(Dataset entries)
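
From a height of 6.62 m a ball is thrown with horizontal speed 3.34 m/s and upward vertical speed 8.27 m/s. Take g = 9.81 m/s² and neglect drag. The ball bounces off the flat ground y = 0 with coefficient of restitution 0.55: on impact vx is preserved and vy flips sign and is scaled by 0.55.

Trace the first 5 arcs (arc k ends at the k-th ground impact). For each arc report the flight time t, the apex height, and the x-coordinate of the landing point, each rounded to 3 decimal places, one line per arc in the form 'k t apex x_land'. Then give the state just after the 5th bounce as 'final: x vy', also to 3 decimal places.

1 2.278 10.106 7.610
2 1.579 3.057 12.883
3 0.868 0.925 15.784
4 0.478 0.280 17.379
5 0.263 0.085 18.257
final: 18.257 0.709

Arc 1: start y=6.620, vy=8.270 → t=2.278, apex=10.106, x_land=7.610, impact vy=-14.081
  bounce: vy ← 0.55·14.081 = 7.745
Arc 2: start y=0.000, vy=7.745 → t=1.579, apex=3.057, x_land=12.883, impact vy=-7.745
  bounce: vy ← 0.55·7.745 = 4.260
Arc 3: start y=0.000, vy=4.260 → t=0.868, apex=0.925, x_land=15.784, impact vy=-4.260
  bounce: vy ← 0.55·4.260 = 2.343
Arc 4: start y=0.000, vy=2.343 → t=0.478, apex=0.280, x_land=17.379, impact vy=-2.343
  bounce: vy ← 0.55·2.343 = 1.289
Arc 5: start y=0.000, vy=1.289 → t=0.263, apex=0.085, x_land=18.257, impact vy=-1.289
  bounce: vy ← 0.55·1.289 = 0.709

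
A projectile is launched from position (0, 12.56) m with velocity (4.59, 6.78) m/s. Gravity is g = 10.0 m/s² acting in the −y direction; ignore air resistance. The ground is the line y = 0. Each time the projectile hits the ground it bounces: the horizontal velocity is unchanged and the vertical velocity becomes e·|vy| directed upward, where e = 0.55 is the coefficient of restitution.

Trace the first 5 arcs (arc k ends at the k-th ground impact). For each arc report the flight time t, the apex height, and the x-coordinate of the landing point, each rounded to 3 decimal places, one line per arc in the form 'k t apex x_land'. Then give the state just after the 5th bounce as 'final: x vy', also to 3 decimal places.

Arc 1: start y=12.560, vy=6.780 → t=2.402, apex=14.858, x_land=11.025, impact vy=-17.239
  bounce: vy ← 0.55·17.239 = 9.481
Arc 2: start y=0.000, vy=9.481 → t=1.896, apex=4.495, x_land=19.728, impact vy=-9.481
  bounce: vy ← 0.55·9.481 = 5.215
Arc 3: start y=0.000, vy=5.215 → t=1.043, apex=1.360, x_land=24.515, impact vy=-5.215
  bounce: vy ← 0.55·5.215 = 2.868
Arc 4: start y=0.000, vy=2.868 → t=0.574, apex=0.411, x_land=27.148, impact vy=-2.868
  bounce: vy ← 0.55·2.868 = 1.577
Arc 5: start y=0.000, vy=1.577 → t=0.315, apex=0.124, x_land=28.596, impact vy=-1.577
  bounce: vy ← 0.55·1.577 = 0.868

1 2.402 14.858 11.025
2 1.896 4.495 19.728
3 1.043 1.360 24.515
4 0.574 0.411 27.148
5 0.315 0.124 28.596
final: 28.596 0.868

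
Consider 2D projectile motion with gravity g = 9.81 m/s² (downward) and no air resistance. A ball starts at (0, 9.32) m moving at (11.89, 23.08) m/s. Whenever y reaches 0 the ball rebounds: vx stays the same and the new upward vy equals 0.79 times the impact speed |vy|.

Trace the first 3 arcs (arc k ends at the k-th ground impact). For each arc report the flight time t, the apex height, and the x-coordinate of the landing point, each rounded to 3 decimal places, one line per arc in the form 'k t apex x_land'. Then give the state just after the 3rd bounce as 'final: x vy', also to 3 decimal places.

Arc 1: start y=9.320, vy=23.080 → t=5.079, apex=36.470, x_land=60.395, impact vy=-26.750
  bounce: vy ← 0.79·26.750 = 21.132
Arc 2: start y=0.000, vy=21.132 → t=4.308, apex=22.761, x_land=111.621, impact vy=-21.132
  bounce: vy ← 0.79·21.132 = 16.694
Arc 3: start y=0.000, vy=16.694 → t=3.404, apex=14.205, x_land=152.089, impact vy=-16.694
  bounce: vy ← 0.79·16.694 = 13.189

1 5.079 36.470 60.395
2 4.308 22.761 111.621
3 3.404 14.205 152.089
final: 152.089 13.189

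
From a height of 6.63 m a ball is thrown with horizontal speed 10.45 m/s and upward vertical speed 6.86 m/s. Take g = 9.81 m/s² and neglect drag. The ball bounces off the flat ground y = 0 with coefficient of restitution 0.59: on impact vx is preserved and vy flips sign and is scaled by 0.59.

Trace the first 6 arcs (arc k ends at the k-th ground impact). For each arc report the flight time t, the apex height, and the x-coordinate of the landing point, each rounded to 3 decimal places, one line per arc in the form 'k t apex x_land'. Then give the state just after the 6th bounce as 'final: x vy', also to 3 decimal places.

Arc 1: start y=6.630, vy=6.860 → t=2.056, apex=9.029, x_land=21.485, impact vy=-13.309
  bounce: vy ← 0.59·13.309 = 7.853
Arc 2: start y=0.000, vy=7.853 → t=1.601, apex=3.143, x_land=38.215, impact vy=-7.853
  bounce: vy ← 0.59·7.853 = 4.633
Arc 3: start y=0.000, vy=4.633 → t=0.945, apex=1.094, x_land=48.085, impact vy=-4.633
  bounce: vy ← 0.59·4.633 = 2.733
Arc 4: start y=0.000, vy=2.733 → t=0.557, apex=0.381, x_land=53.909, impact vy=-2.733
  bounce: vy ← 0.59·2.733 = 1.613
Arc 5: start y=0.000, vy=1.613 → t=0.329, apex=0.133, x_land=57.345, impact vy=-1.613
  bounce: vy ← 0.59·1.613 = 0.952
Arc 6: start y=0.000, vy=0.952 → t=0.194, apex=0.046, x_land=59.372, impact vy=-0.952
  bounce: vy ← 0.59·0.952 = 0.561

1 2.056 9.029 21.485
2 1.601 3.143 38.215
3 0.945 1.094 48.085
4 0.557 0.381 53.909
5 0.329 0.133 57.345
6 0.194 0.046 59.372
final: 59.372 0.561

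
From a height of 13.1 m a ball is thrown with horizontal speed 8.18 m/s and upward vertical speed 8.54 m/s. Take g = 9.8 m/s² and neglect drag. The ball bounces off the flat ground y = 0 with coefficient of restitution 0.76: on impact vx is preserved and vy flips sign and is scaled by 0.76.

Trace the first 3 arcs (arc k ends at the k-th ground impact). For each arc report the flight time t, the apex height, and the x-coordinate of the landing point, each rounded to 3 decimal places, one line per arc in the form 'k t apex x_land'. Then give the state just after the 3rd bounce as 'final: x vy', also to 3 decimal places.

1 2.724 16.821 22.284
2 2.816 9.716 45.321
3 2.140 5.612 62.829
final: 62.829 7.971

Arc 1: start y=13.100, vy=8.540 → t=2.724, apex=16.821, x_land=22.284, impact vy=-18.157
  bounce: vy ← 0.76·18.157 = 13.800
Arc 2: start y=0.000, vy=13.800 → t=2.816, apex=9.716, x_land=45.321, impact vy=-13.800
  bounce: vy ← 0.76·13.800 = 10.488
Arc 3: start y=0.000, vy=10.488 → t=2.140, apex=5.612, x_land=62.829, impact vy=-10.488
  bounce: vy ← 0.76·10.488 = 7.971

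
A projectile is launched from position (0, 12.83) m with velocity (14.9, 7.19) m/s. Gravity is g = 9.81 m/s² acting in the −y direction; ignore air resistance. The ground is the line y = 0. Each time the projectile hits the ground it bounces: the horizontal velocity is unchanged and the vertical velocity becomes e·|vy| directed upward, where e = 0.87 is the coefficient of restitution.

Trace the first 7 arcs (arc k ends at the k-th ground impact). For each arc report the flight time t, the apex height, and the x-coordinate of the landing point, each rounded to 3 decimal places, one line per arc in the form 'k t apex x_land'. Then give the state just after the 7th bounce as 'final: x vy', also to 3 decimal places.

1 2.509 15.465 37.378
2 3.090 11.705 83.413
3 2.688 8.860 123.463
4 2.339 6.706 158.307
5 2.035 5.076 188.621
6 1.770 3.842 214.995
7 1.540 2.908 237.940
final: 237.940 6.571

Arc 1: start y=12.830, vy=7.190 → t=2.509, apex=15.465, x_land=37.378, impact vy=-17.419
  bounce: vy ← 0.87·17.419 = 15.155
Arc 2: start y=0.000, vy=15.155 → t=3.090, apex=11.705, x_land=83.413, impact vy=-15.155
  bounce: vy ← 0.87·15.155 = 13.184
Arc 3: start y=0.000, vy=13.184 → t=2.688, apex=8.860, x_land=123.463, impact vy=-13.184
  bounce: vy ← 0.87·13.184 = 11.470
Arc 4: start y=0.000, vy=11.470 → t=2.339, apex=6.706, x_land=158.307, impact vy=-11.470
  bounce: vy ← 0.87·11.470 = 9.979
Arc 5: start y=0.000, vy=9.979 → t=2.035, apex=5.076, x_land=188.621, impact vy=-9.979
  bounce: vy ← 0.87·9.979 = 8.682
Arc 6: start y=0.000, vy=8.682 → t=1.770, apex=3.842, x_land=214.995, impact vy=-8.682
  bounce: vy ← 0.87·8.682 = 7.553
Arc 7: start y=0.000, vy=7.553 → t=1.540, apex=2.908, x_land=237.940, impact vy=-7.553
  bounce: vy ← 0.87·7.553 = 6.571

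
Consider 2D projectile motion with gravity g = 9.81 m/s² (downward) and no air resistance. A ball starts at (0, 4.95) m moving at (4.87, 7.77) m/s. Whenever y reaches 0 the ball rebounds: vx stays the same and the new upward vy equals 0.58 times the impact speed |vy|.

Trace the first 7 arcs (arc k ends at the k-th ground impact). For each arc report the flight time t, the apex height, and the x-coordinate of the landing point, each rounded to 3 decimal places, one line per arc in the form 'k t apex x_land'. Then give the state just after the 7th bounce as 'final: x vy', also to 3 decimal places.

1 2.071 8.027 10.087
2 1.484 2.700 17.314
3 0.861 0.908 21.506
4 0.499 0.306 23.937
5 0.290 0.103 25.347
6 0.168 0.035 26.165
7 0.097 0.012 26.639
final: 26.639 0.277

Arc 1: start y=4.950, vy=7.770 → t=2.071, apex=8.027, x_land=10.087, impact vy=-12.550
  bounce: vy ← 0.58·12.550 = 7.279
Arc 2: start y=0.000, vy=7.279 → t=1.484, apex=2.700, x_land=17.314, impact vy=-7.279
  bounce: vy ← 0.58·7.279 = 4.222
Arc 3: start y=0.000, vy=4.222 → t=0.861, apex=0.908, x_land=21.506, impact vy=-4.222
  bounce: vy ← 0.58·4.222 = 2.449
Arc 4: start y=0.000, vy=2.449 → t=0.499, apex=0.306, x_land=23.937, impact vy=-2.449
  bounce: vy ← 0.58·2.449 = 1.420
Arc 5: start y=0.000, vy=1.420 → t=0.290, apex=0.103, x_land=25.347, impact vy=-1.420
  bounce: vy ← 0.58·1.420 = 0.824
Arc 6: start y=0.000, vy=0.824 → t=0.168, apex=0.035, x_land=26.165, impact vy=-0.824
  bounce: vy ← 0.58·0.824 = 0.478
Arc 7: start y=0.000, vy=0.478 → t=0.097, apex=0.012, x_land=26.639, impact vy=-0.478
  bounce: vy ← 0.58·0.478 = 0.277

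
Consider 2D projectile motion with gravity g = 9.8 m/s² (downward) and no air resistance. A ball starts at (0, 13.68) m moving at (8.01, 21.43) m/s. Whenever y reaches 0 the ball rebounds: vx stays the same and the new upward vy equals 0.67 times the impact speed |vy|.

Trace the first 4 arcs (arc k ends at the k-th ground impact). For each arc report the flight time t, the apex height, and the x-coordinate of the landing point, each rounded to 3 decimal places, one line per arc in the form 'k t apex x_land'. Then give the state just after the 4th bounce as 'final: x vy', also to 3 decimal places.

Arc 1: start y=13.680, vy=21.430 → t=4.939, apex=37.111, x_land=39.559, impact vy=-26.970
  bounce: vy ← 0.67·26.970 = 18.070
Arc 2: start y=0.000, vy=18.070 → t=3.688, apex=16.659, x_land=69.098, impact vy=-18.070
  bounce: vy ← 0.67·18.070 = 12.107
Arc 3: start y=0.000, vy=12.107 → t=2.471, apex=7.478, x_land=88.889, impact vy=-12.107
  bounce: vy ← 0.67·12.107 = 8.112
Arc 4: start y=0.000, vy=8.112 → t=1.655, apex=3.357, x_land=102.149, impact vy=-8.112
  bounce: vy ← 0.67·8.112 = 5.435

1 4.939 37.111 39.559
2 3.688 16.659 69.098
3 2.471 7.478 88.889
4 1.655 3.357 102.149
final: 102.149 5.435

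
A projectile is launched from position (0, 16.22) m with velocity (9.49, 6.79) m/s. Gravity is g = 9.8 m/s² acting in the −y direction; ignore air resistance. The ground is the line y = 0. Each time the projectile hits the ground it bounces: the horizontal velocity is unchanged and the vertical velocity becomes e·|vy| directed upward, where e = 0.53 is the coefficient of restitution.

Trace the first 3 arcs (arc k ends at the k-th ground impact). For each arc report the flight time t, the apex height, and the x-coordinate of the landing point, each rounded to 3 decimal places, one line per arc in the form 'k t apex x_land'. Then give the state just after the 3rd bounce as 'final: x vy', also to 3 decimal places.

1 2.640 18.572 25.051
2 2.064 5.217 44.635
3 1.094 1.465 55.015
final: 55.015 2.840

Arc 1: start y=16.220, vy=6.790 → t=2.640, apex=18.572, x_land=25.051, impact vy=-19.079
  bounce: vy ← 0.53·19.079 = 10.112
Arc 2: start y=0.000, vy=10.112 → t=2.064, apex=5.217, x_land=44.635, impact vy=-10.112
  bounce: vy ← 0.53·10.112 = 5.359
Arc 3: start y=0.000, vy=5.359 → t=1.094, apex=1.465, x_land=55.015, impact vy=-5.359
  bounce: vy ← 0.53·5.359 = 2.840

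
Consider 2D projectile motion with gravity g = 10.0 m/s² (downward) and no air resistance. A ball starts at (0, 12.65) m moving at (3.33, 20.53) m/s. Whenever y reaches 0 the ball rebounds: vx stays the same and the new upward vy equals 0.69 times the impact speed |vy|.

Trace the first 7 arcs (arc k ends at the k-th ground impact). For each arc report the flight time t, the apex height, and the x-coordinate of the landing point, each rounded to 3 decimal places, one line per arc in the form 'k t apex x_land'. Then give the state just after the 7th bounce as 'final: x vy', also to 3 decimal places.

1 4.650 33.724 15.485
2 3.584 16.056 27.419
3 2.473 7.644 35.654
4 1.706 3.639 41.336
5 1.177 1.733 45.257
6 0.812 0.825 47.962
7 0.561 0.393 49.829
final: 49.829 1.934

Arc 1: start y=12.650, vy=20.530 → t=4.650, apex=33.724, x_land=15.485, impact vy=-25.971
  bounce: vy ← 0.69·25.971 = 17.920
Arc 2: start y=0.000, vy=17.920 → t=3.584, apex=16.056, x_land=27.419, impact vy=-17.920
  bounce: vy ← 0.69·17.920 = 12.365
Arc 3: start y=0.000, vy=12.365 → t=2.473, apex=7.644, x_land=35.654, impact vy=-12.365
  bounce: vy ← 0.69·12.365 = 8.532
Arc 4: start y=0.000, vy=8.532 → t=1.706, apex=3.639, x_land=41.336, impact vy=-8.532
  bounce: vy ← 0.69·8.532 = 5.887
Arc 5: start y=0.000, vy=5.887 → t=1.177, apex=1.733, x_land=45.257, impact vy=-5.887
  bounce: vy ← 0.69·5.887 = 4.062
Arc 6: start y=0.000, vy=4.062 → t=0.812, apex=0.825, x_land=47.962, impact vy=-4.062
  bounce: vy ← 0.69·4.062 = 2.803
Arc 7: start y=0.000, vy=2.803 → t=0.561, apex=0.393, x_land=49.829, impact vy=-2.803
  bounce: vy ← 0.69·2.803 = 1.934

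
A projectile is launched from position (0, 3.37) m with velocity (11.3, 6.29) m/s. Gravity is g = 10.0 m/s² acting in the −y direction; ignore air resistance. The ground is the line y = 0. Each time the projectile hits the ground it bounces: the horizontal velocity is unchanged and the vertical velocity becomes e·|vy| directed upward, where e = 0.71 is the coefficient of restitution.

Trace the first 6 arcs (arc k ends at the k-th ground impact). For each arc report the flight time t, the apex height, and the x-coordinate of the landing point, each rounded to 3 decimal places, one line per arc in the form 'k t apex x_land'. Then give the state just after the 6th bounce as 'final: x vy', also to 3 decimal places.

Arc 1: start y=3.370, vy=6.290 → t=1.663, apex=5.348, x_land=18.795, impact vy=-10.342
  bounce: vy ← 0.71·10.342 = 7.343
Arc 2: start y=0.000, vy=7.343 → t=1.469, apex=2.696, x_land=35.390, impact vy=-7.343
  bounce: vy ← 0.71·7.343 = 5.214
Arc 3: start y=0.000, vy=5.214 → t=1.043, apex=1.359, x_land=47.173, impact vy=-5.214
  bounce: vy ← 0.71·5.214 = 3.702
Arc 4: start y=0.000, vy=3.702 → t=0.740, apex=0.685, x_land=55.538, impact vy=-3.702
  bounce: vy ← 0.71·3.702 = 2.628
Arc 5: start y=0.000, vy=2.628 → t=0.526, apex=0.345, x_land=61.478, impact vy=-2.628
  bounce: vy ← 0.71·2.628 = 1.866
Arc 6: start y=0.000, vy=1.866 → t=0.373, apex=0.174, x_land=65.695, impact vy=-1.866
  bounce: vy ← 0.71·1.866 = 1.325

1 1.663 5.348 18.795
2 1.469 2.696 35.390
3 1.043 1.359 47.173
4 0.740 0.685 55.538
5 0.526 0.345 61.478
6 0.373 0.174 65.695
final: 65.695 1.325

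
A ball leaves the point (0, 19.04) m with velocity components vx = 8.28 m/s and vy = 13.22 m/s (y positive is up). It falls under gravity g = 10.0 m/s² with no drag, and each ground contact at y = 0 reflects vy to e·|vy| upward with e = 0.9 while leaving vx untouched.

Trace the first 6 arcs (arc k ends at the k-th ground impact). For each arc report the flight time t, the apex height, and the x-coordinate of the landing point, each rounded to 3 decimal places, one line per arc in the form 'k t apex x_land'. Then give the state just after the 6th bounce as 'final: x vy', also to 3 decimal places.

Arc 1: start y=19.040, vy=13.220 → t=3.679, apex=27.778, x_land=30.463, impact vy=-23.570
  bounce: vy ← 0.9·23.570 = 21.213
Arc 2: start y=0.000, vy=21.213 → t=4.243, apex=22.501, x_land=65.592, impact vy=-21.213
  bounce: vy ← 0.9·21.213 = 19.092
Arc 3: start y=0.000, vy=19.092 → t=3.818, apex=18.225, x_land=97.209, impact vy=-19.092
  bounce: vy ← 0.9·19.092 = 17.183
Arc 4: start y=0.000, vy=17.183 → t=3.437, apex=14.763, x_land=125.663, impact vy=-17.183
  bounce: vy ← 0.9·17.183 = 15.465
Arc 5: start y=0.000, vy=15.465 → t=3.093, apex=11.958, x_land=151.273, impact vy=-15.465
  bounce: vy ← 0.9·15.465 = 13.918
Arc 6: start y=0.000, vy=13.918 → t=2.784, apex=9.686, x_land=174.321, impact vy=-13.918
  bounce: vy ← 0.9·13.918 = 12.526

1 3.679 27.778 30.463
2 4.243 22.501 65.592
3 3.818 18.225 97.209
4 3.437 14.763 125.663
5 3.093 11.958 151.273
6 2.784 9.686 174.321
final: 174.321 12.526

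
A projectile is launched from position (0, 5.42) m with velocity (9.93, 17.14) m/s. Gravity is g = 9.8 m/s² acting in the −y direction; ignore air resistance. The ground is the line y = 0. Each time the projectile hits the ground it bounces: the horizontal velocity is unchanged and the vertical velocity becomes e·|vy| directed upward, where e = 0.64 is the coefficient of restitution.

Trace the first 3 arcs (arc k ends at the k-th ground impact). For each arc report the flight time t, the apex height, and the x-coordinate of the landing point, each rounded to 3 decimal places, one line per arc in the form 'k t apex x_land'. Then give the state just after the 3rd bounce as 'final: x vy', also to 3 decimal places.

Arc 1: start y=5.420, vy=17.140 → t=3.790, apex=20.409, x_land=37.633, impact vy=-20.000
  bounce: vy ← 0.64·20.000 = 12.800
Arc 2: start y=0.000, vy=12.800 → t=2.612, apex=8.359, x_land=63.573, impact vy=-12.800
  bounce: vy ← 0.64·12.800 = 8.192
Arc 3: start y=0.000, vy=8.192 → t=1.672, apex=3.424, x_land=80.175, impact vy=-8.192
  bounce: vy ← 0.64·8.192 = 5.243

1 3.790 20.409 37.633
2 2.612 8.359 63.573
3 1.672 3.424 80.175
final: 80.175 5.243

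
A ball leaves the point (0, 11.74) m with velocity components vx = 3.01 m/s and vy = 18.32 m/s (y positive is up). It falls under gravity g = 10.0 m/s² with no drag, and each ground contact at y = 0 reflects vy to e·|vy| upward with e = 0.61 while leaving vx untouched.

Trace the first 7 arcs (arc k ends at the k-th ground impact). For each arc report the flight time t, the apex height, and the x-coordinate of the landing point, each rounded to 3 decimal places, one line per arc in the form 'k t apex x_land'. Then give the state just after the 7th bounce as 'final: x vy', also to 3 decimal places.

Arc 1: start y=11.740, vy=18.320 → t=4.220, apex=28.521, x_land=12.703, impact vy=-23.884
  bounce: vy ← 0.61·23.884 = 14.569
Arc 2: start y=0.000, vy=14.569 → t=2.914, apex=10.613, x_land=21.474, impact vy=-14.569
  bounce: vy ← 0.61·14.569 = 8.887
Arc 3: start y=0.000, vy=8.887 → t=1.777, apex=3.949, x_land=26.824, impact vy=-8.887
  bounce: vy ← 0.61·8.887 = 5.421
Arc 4: start y=0.000, vy=5.421 → t=1.084, apex=1.469, x_land=30.087, impact vy=-5.421
  bounce: vy ← 0.61·5.421 = 3.307
Arc 5: start y=0.000, vy=3.307 → t=0.661, apex=0.547, x_land=32.078, impact vy=-3.307
  bounce: vy ← 0.61·3.307 = 2.017
Arc 6: start y=0.000, vy=2.017 → t=0.403, apex=0.203, x_land=33.292, impact vy=-2.017
  bounce: vy ← 0.61·2.017 = 1.230
Arc 7: start y=0.000, vy=1.230 → t=0.246, apex=0.076, x_land=34.033, impact vy=-1.230
  bounce: vy ← 0.61·1.230 = 0.751

1 4.220 28.521 12.703
2 2.914 10.613 21.474
3 1.777 3.949 26.824
4 1.084 1.469 30.087
5 0.661 0.547 32.078
6 0.403 0.203 33.292
7 0.246 0.076 34.033
final: 34.033 0.751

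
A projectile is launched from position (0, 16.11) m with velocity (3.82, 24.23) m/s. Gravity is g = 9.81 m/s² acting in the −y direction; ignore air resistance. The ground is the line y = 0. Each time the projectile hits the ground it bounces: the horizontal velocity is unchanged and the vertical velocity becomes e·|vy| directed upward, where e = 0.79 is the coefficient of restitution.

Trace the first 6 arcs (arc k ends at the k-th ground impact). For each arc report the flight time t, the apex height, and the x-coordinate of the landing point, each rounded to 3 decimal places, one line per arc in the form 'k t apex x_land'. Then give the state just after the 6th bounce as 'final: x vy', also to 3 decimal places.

1 5.533 46.033 21.138
2 4.840 28.729 39.628
3 3.824 17.930 54.235
4 3.021 11.190 65.774
5 2.386 6.984 74.891
6 1.885 4.359 82.092
final: 82.092 7.305

Arc 1: start y=16.110, vy=24.230 → t=5.533, apex=46.033, x_land=21.138, impact vy=-30.053
  bounce: vy ← 0.79·30.053 = 23.742
Arc 2: start y=0.000, vy=23.742 → t=4.840, apex=28.729, x_land=39.628, impact vy=-23.742
  bounce: vy ← 0.79·23.742 = 18.756
Arc 3: start y=0.000, vy=18.756 → t=3.824, apex=17.930, x_land=54.235, impact vy=-18.756
  bounce: vy ← 0.79·18.756 = 14.817
Arc 4: start y=0.000, vy=14.817 → t=3.021, apex=11.190, x_land=65.774, impact vy=-14.817
  bounce: vy ← 0.79·14.817 = 11.706
Arc 5: start y=0.000, vy=11.706 → t=2.386, apex=6.984, x_land=74.891, impact vy=-11.706
  bounce: vy ← 0.79·11.706 = 9.247
Arc 6: start y=0.000, vy=9.247 → t=1.885, apex=4.359, x_land=82.092, impact vy=-9.247
  bounce: vy ← 0.79·9.247 = 7.305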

## [Work task]
Lines with "leaving" in them are what the answer must contain; copy each from the records above.

## [Final answer]
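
A ball leaves the point (0, 19.04) m with velocity components vx = 8.28 m/s and vy = 13.22 m/s (y positive is up). It falls under gravity g = 10.0 m/s² with no drag, and each ground contact at y = 0 reflects vy to e·|vy| upward with e = 0.9 while leaving vx untouched.
A ball leaves the point (0, 11.74) m with velocity components vx = 3.01 m/s and vy = 18.32 m/s (y positive is up). It falls under gravity g = 10.0 m/s² with no drag, and each ground contact at y = 0 reflects vy to e·|vy| upward with e = 0.61 while leaving vx untouched.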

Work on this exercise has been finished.